• [Task description]
Return exactly the lines that run from the one containing "Lucas carries an" to the end of the entries, with both ends included.
### Material supplied ###
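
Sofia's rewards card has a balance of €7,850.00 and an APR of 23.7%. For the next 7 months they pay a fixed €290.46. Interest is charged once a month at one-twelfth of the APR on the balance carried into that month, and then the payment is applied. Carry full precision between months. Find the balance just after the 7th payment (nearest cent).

€6,843.99

Monthly rate r = 23.7%/12 = 1.975% = 0.01975.
Each month: B ← B·(1+r) − €290.46.
Month 1: interest €155.04; balance after payment €7,714.58.
Month 2: interest €152.36; balance after payment €7,576.48.
Month 3: interest €149.64; balance after payment €7,435.66.
Month 4: interest €146.85; balance after payment €7,292.05.
Month 5: interest €144.02; balance after payment €7,145.61.
Month 6: interest €141.13; balance after payment €6,996.27.
Month 7: interest €138.18; balance after payment €6,843.99.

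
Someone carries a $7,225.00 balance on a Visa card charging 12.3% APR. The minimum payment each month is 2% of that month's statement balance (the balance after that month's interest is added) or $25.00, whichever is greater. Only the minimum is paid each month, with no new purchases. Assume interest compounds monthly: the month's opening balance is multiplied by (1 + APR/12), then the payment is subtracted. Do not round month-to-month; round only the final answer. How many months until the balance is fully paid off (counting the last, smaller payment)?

246 months

Monthly rate r = 12.3%/12 = 1.025% = 0.01025.
While 2% of the post-interest balance exceeds $25.00, each month B ← (B·(1+r))·(1 − 0.02), i.e. B shrinks by the factor (1+r)·0.98 = 0.99005.
This holds for months 1–177. Entering month 178 the balance is $1,229.59; 2% of the post-interest balance is now below $25.00, so the flat $25.00 minimum applies from here.
From month 178 a fixed $25.00 at rate r clears $1,229.59 in 69 more payments. Total: 177 + 69 = 246 months.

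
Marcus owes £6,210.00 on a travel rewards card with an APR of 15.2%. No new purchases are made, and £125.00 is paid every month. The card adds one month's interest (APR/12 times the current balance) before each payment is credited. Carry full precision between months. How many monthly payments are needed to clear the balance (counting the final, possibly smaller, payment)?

Monthly rate r = 15.2%/12 = 1.26667% = 0.0126667.
Recurrence: B ← B·(1+r) − £125.00.
Month 1: interest £78.66; balance after payment £6,163.66.
Month 2: interest £78.07; balance after payment £6,116.73.
Closed form: n = −ln(1 − rB₀/P)/ln(1+r) = −ln(0.37072)/ln(1.01267) ≈ 78.835, so the balance reaches zero during payment 79.

79 payments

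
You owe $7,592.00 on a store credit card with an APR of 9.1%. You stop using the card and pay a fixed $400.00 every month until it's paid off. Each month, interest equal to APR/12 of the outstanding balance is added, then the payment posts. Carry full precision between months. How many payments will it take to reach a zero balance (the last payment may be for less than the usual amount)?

21 months

Monthly rate r = 9.1%/12 = 0.758333% = 0.00758333.
Recurrence: B ← B·(1+r) − $400.00.
Month 1: interest $57.57; balance after payment $7,249.57.
Month 2: interest $54.98; balance after payment $6,904.55.
Closed form: n = −ln(1 − rB₀/P)/ln(1+r) = −ln(0.85607)/ln(1.00758) ≈ 20.571, so the balance reaches zero during payment 21.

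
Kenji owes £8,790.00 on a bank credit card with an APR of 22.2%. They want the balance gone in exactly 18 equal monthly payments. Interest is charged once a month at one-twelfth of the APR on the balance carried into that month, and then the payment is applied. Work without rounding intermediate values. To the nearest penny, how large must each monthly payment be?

Monthly rate r = 22.2%/12 = 1.85% = 0.0185.
Level-payment amortization: P = B₀·r / (1 − (1+r)^(−n)) = 8790.00·0.0185 / (1 − 1.0185^(−18)).
Denominator 1 − (1+r)^(−18) = 0.281045511.
P = 162.615 / 0.281045511 ≈ 578.61.

£578.61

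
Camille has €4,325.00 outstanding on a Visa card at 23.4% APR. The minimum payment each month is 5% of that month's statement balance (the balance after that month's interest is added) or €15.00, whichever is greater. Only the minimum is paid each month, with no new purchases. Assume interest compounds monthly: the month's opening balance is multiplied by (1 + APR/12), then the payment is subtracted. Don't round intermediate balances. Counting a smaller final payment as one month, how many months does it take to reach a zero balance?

110 months

Monthly rate r = 23.4%/12 = 1.95% = 0.0195.
While 5% of the post-interest balance exceeds €15.00, each month B ← (B·(1+r))·(1 − 0.05), i.e. B shrinks by the factor (1+r)·0.95 = 0.96852.
This holds for months 1–85. Entering month 86 the balance is €285.37; 5% of the post-interest balance is now below €15.00, so the flat €15.00 minimum applies from here.
From month 86 a fixed €15.00 at rate r clears €285.37 in 25 more payments. Total: 85 + 25 = 110 months.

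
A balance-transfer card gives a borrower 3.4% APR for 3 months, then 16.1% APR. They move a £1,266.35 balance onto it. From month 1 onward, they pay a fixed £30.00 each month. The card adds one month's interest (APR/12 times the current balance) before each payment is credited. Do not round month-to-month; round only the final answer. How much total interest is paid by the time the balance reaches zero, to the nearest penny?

Promo months 1–3 at r₀ = 3.4%/12 = 0.00283333; months 4+ at r₁ = 16.1%/12 = 0.0134167.
After month 3: iterate B ← B·(1+r₀) − £30.00 for 3 months → £1,186.89.
Then at r₁ with £30.00/mo: n₂ = −ln(1 − r₁·B/P)/ln(1+r₁) ≈ 56.78 → 57 more payments.
Total paid = 59·£30.00 + £23.43 = £1,793.43; interest = £1,793.43 − £1,266.35 = £527.08.

£527.08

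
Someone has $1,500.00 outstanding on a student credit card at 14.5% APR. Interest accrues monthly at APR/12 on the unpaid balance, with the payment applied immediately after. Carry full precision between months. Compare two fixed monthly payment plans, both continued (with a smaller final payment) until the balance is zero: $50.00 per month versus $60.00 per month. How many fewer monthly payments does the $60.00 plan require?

8 fewer payments

Monthly rate r = 14.5%/12 = 1.20833% = 0.0120833.
At $50.00/mo: n = ⌈−ln(1 − rB₀/P)/ln(1+r)⌉ = 38 payments (last $24.21); total interest = total paid − $1,500.00 = $374.21.
At $60.00/mo: 30 payments (last $56.66); total interest $296.66.
Payments saved = 38 − 30 = 8.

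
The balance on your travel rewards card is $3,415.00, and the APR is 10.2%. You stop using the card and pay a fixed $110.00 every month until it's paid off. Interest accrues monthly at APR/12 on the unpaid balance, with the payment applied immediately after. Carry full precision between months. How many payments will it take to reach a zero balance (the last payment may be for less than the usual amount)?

Monthly rate r = 10.2%/12 = 0.85% = 0.0085.
Recurrence: B ← B·(1+r) − $110.00.
Month 1: interest $29.03; balance after payment $3,334.03.
Month 2: interest $28.34; balance after payment $3,252.37.
Closed form: n = −ln(1 − rB₀/P)/ln(1+r) = −ln(0.73611)/ln(1.0085) ≈ 36.197, so the balance reaches zero during payment 37.

37 months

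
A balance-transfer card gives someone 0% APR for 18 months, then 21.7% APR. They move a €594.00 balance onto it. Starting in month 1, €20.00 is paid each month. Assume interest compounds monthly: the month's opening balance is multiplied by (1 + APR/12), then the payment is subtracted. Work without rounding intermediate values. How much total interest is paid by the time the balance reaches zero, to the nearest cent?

€31.32

Promo months 1–18 at r₀ = 0%/12 = 0; months 19+ at r₁ = 21.7%/12 = 0.0180833.
After month 18 (no interest yet): B = €594.00 − 18·€20.00 = €234.00.
Then at r₁ with €20.00/mo: n₂ = −ln(1 − r₁·B/P)/ln(1+r₁) ≈ 13.26 → 14 more payments.
Total paid = 31·€20.00 + €5.32 = €625.32; interest = €625.32 − €594.00 = €31.32.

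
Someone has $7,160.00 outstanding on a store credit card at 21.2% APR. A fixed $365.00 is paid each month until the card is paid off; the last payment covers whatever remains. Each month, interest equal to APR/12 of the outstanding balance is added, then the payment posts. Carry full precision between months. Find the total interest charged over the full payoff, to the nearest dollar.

$1,709

Monthly rate r = 21.2%/12 = 1.76667% = 0.0176667.
Payoff takes n = ⌈−ln(1 − rB₀/P)/ln(1+r)⌉ = ⌈24.297⌉ = 25 payments; the last is $109.09.
Total paid = 24·$365.00 + $109.09 = $8,869.09.
Total interest = total paid − principal = $8,869.09 − $7,160.00 = $1,709.09.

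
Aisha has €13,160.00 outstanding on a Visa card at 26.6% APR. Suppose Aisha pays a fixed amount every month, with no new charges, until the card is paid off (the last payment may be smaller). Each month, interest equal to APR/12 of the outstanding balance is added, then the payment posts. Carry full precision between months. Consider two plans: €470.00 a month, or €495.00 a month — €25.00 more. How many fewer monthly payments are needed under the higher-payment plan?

4 fewer payments

Monthly rate r = 26.6%/12 = 2.21667% = 0.0221667.
At €470.00/mo: n = ⌈−ln(1 − rB₀/P)/ln(1+r)⌉ = 45 payments (last €100.75); total interest = total paid − €13,160.00 = €7,620.75.
At €495.00/mo: 41 payments (last €293.88); total interest €6,933.88.
Payments saved = 45 − 41 = 4.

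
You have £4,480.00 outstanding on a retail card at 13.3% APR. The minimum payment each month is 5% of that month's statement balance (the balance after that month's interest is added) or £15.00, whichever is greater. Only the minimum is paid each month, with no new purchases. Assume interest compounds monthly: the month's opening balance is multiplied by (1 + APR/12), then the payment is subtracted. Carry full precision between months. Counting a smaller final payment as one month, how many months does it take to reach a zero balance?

Monthly rate r = 13.3%/12 = 1.10833% = 0.0110833.
While 5% of the post-interest balance exceeds £15.00, each month B ← (B·(1+r))·(1 − 0.05), i.e. B shrinks by the factor (1+r)·0.95 = 0.96053.
This holds for months 1–68. Entering month 69 the balance is £289.73; 5% of the post-interest balance is now below £15.00, so the flat £15.00 minimum applies from here.
From month 69 a fixed £15.00 at rate r clears £289.73 in 22 more payments. Total: 68 + 22 = 90 months.

90 months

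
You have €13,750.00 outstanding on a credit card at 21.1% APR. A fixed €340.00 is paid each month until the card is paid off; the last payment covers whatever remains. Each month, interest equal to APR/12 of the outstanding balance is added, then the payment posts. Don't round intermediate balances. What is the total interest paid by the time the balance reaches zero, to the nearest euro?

€10,470

Monthly rate r = 21.1%/12 = 1.75833% = 0.0175833.
Payoff takes n = ⌈−ln(1 − rB₀/P)/ln(1+r)⌉ = ⌈71.234⌉ = 72 payments; the last is €80.01.
Total paid = 71·€340.00 + €80.01 = €24,220.01.
Total interest = total paid − principal = €24,220.01 − €13,750.00 = €10,470.01.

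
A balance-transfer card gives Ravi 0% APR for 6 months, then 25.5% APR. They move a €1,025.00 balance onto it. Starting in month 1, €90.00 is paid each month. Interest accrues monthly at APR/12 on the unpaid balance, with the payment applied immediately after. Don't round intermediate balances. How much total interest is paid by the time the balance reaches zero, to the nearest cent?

Promo months 1–6 at r₀ = 0%/12 = 0; months 7+ at r₁ = 25.5%/12 = 0.02125.
After month 6 (no interest yet): B = €1,025.00 − 6·€90.00 = €485.00.
Then at r₁ with €90.00/mo: n₂ = −ln(1 − r₁·B/P)/ln(1+r₁) ≈ 5.78 → 6 more payments.
Total paid = 11·€90.00 + €70.70 = €1,060.70; interest = €1,060.70 − €1,025.00 = €35.70.

€35.70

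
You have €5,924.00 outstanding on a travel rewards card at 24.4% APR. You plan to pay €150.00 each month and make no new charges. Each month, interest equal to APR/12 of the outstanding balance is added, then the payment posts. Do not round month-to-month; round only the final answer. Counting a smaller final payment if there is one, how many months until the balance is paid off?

81 payments

Monthly rate r = 24.4%/12 = 2.03333% = 0.0203333.
Recurrence: B ← B·(1+r) − €150.00.
Month 1: interest €120.45; balance after payment €5,894.45.
Month 2: interest €119.85; balance after payment €5,864.31.
Closed form: n = −ln(1 − rB₀/P)/ln(1+r) = −ln(0.19697)/ln(1.02033) ≈ 80.713, so the balance reaches zero during payment 81.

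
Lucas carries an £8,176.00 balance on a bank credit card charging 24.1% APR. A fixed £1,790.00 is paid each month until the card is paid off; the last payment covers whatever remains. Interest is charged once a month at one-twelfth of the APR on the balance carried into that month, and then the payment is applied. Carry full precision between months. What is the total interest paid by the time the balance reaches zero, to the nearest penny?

£487.87

Monthly rate r = 24.1%/12 = 2.00833% = 0.0200833.
Payoff takes n = ⌈−ln(1 − rB₀/P)/ln(1+r)⌉ = ⌈4.839⌉ = 5 payments; the last is £1,503.87.
Total paid = 4·£1,790.00 + £1,503.87 = £8,663.87.
Total interest = total paid − principal = £8,663.87 − £8,176.00 = £487.87.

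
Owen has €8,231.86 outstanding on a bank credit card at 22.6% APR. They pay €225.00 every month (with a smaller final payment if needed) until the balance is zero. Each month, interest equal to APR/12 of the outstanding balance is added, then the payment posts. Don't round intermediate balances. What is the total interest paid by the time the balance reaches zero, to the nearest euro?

Monthly rate r = 22.6%/12 = 1.88333% = 0.0188333.
Payoff takes n = ⌈−ln(1 − rB₀/P)/ln(1+r)⌉ = ⌈62.604⌉ = 63 payments; the last is €136.46.
Total paid = 62·€225.00 + €136.46 = €14,086.46.
Total interest = total paid − principal = €14,086.46 − €8,231.86 = €5,854.60.

€5,855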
###
• [Solution for this exercise]
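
Lucas carries an £8,176.00 balance on a bank credit card charging 24.1% APR. A fixed £1,790.00 is paid each month until the card is paid off; the last payment covers whatever remains. Interest is charged once a month at one-twelfth of the APR on the balance carried into that month, and then the payment is applied. Carry full precision between months. What is the total interest paid by the time the balance reaches zero, to the nearest penny?

£487.87

Monthly rate r = 24.1%/12 = 2.00833% = 0.0200833.
Payoff takes n = ⌈−ln(1 − rB₀/P)/ln(1+r)⌉ = ⌈4.839⌉ = 5 payments; the last is £1,503.87.
Total paid = 4·£1,790.00 + £1,503.87 = £8,663.87.
Total interest = total paid − principal = £8,663.87 − £8,176.00 = £487.87.

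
Owen has €8,231.86 outstanding on a bank credit card at 22.6% APR. They pay €225.00 every month (with a smaller final payment if needed) until the balance is zero. Each month, interest equal to APR/12 of the outstanding balance is added, then the payment posts. Don't round intermediate balances. What is the total interest paid by the time the balance reaches zero, to the nearest euro?

Monthly rate r = 22.6%/12 = 1.88333% = 0.0188333.
Payoff takes n = ⌈−ln(1 − rB₀/P)/ln(1+r)⌉ = ⌈62.604⌉ = 63 payments; the last is €136.46.
Total paid = 62·€225.00 + €136.46 = €14,086.46.
Total interest = total paid − principal = €14,086.46 − €8,231.86 = €5,854.60.

€5,855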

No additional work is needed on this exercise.